EXERCISE PROMPT:
Using the entries below, transcribe exactly the line containing "A paleoclimate reconstruction" and each line that follows it to the end.
--- DATA FOR THIS TASK ---
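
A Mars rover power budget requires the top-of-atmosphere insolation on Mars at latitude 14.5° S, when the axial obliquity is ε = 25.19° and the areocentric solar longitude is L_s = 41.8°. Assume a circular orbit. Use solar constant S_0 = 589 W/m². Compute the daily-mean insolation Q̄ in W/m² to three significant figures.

Q̄ ≈ 154 W/m²

sin δ = sin 25.19° × sin 41.8° = 0.28369, so δ = +16.481°.
cos h₀ = −tan(-14.5°) tan(+16.481°) = 0.0765, h₀ = 1.4942 rad.
Bracket: h₀ sin ϕ sin δ + cos ϕ cos δ sin h₀ = 1.4942×-0.25038×0.28369 + 0.96815×0.95892×0.99707 = -0.106133 + 0.925658 = 0.819525.
Q̄ = (S_0/π) × [bracket] = (589/π) × 0.819525 = 153.6 W/m².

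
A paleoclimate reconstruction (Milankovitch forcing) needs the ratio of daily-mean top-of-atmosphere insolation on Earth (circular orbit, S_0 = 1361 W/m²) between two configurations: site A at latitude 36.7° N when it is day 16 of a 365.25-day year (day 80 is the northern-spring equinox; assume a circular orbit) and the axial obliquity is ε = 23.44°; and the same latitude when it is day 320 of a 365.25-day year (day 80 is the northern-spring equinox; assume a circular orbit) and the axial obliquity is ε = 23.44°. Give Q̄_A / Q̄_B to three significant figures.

— Configuration A (ϕ=+36.7°):
Solar longitude: L_s = 360° × (16 − 80)/365.25 = -63.080°, i.e. -63.080° + 360° = 296.920°.
sin δ = sin 23.44° × sin 296.920° = -0.35468, so δ = -20.774°.
cos h₀ = −tan(+36.7°) tan(-20.774°) = 0.2828, h₀ = 1.2841 rad.
Bracket: h₀ sin ϕ sin δ + cos ϕ cos δ sin h₀ = 1.2841×0.59763×-0.35468 + 0.80178×0.93499×0.95919 = -0.272187 + 0.719063 = 0.446876.
Q̄ = (S_0/π) × [bracket] = (1361/π) × 0.446876 = 193.60 W/m².
— Configuration B (ϕ=+36.7°):
Solar longitude: L_s = 360° × (320 − 80)/365.25 = 236.550°.
sin δ = sin 23.44° × sin 236.550° = -0.33190, so δ = -19.384°.
cos h₀ = −tan(+36.7°) tan(-19.384°) = 0.2623, h₀ = 1.3054 rad.
Bracket: h₀ sin ϕ sin δ + cos ϕ cos δ sin h₀ = 1.3054×0.59763×-0.33190 + 0.80178×0.94331×0.96500 = -0.258931 + 0.729856 = 0.470925.
Q̄ = (S_0/π) × [bracket] = (1361/π) × 0.470925 = 204.01 W/m².
Ratio Q̄_A / Q̄_B = 193.60 / 204.01 = 0.9490.

Q̄_A / Q̄_B ≈ 0.949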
---
THE ANSWER:
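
A paleoclimate reconstruction (Milankovitch forcing) needs the ratio of daily-mean top-of-atmosphere insolation on Earth (circular orbit, S_0 = 1361 W/m²) between two configurations: site A at latitude 36.7° N when it is day 16 of a 365.25-day year (day 80 is the northern-spring equinox; assume a circular orbit) and the axial obliquity is ε = 23.44°; and the same latitude when it is day 320 of a 365.25-day year (day 80 is the northern-spring equinox; assume a circular orbit) and the axial obliquity is ε = 23.44°. Give Q̄_A / Q̄_B to three significant figures.

— Configuration A (ϕ=+36.7°):
Solar longitude: L_s = 360° × (16 − 80)/365.25 = -63.080°, i.e. -63.080° + 360° = 296.920°.
sin δ = sin 23.44° × sin 296.920° = -0.35468, so δ = -20.774°.
cos h₀ = −tan(+36.7°) tan(-20.774°) = 0.2828, h₀ = 1.2841 rad.
Bracket: h₀ sin ϕ sin δ + cos ϕ cos δ sin h₀ = 1.2841×0.59763×-0.35468 + 0.80178×0.93499×0.95919 = -0.272187 + 0.719063 = 0.446876.
Q̄ = (S_0/π) × [bracket] = (1361/π) × 0.446876 = 193.60 W/m².
— Configuration B (ϕ=+36.7°):
Solar longitude: L_s = 360° × (320 − 80)/365.25 = 236.550°.
sin δ = sin 23.44° × sin 236.550° = -0.33190, so δ = -19.384°.
cos h₀ = −tan(+36.7°) tan(-19.384°) = 0.2623, h₀ = 1.3054 rad.
Bracket: h₀ sin ϕ sin δ + cos ϕ cos δ sin h₀ = 1.3054×0.59763×-0.33190 + 0.80178×0.94331×0.96500 = -0.258931 + 0.729856 = 0.470925.
Q̄ = (S_0/π) × [bracket] = (1361/π) × 0.470925 = 204.01 W/m².
Ratio Q̄_A / Q̄_B = 193.60 / 204.01 = 0.9490.

Q̄_A / Q̄_B ≈ 0.949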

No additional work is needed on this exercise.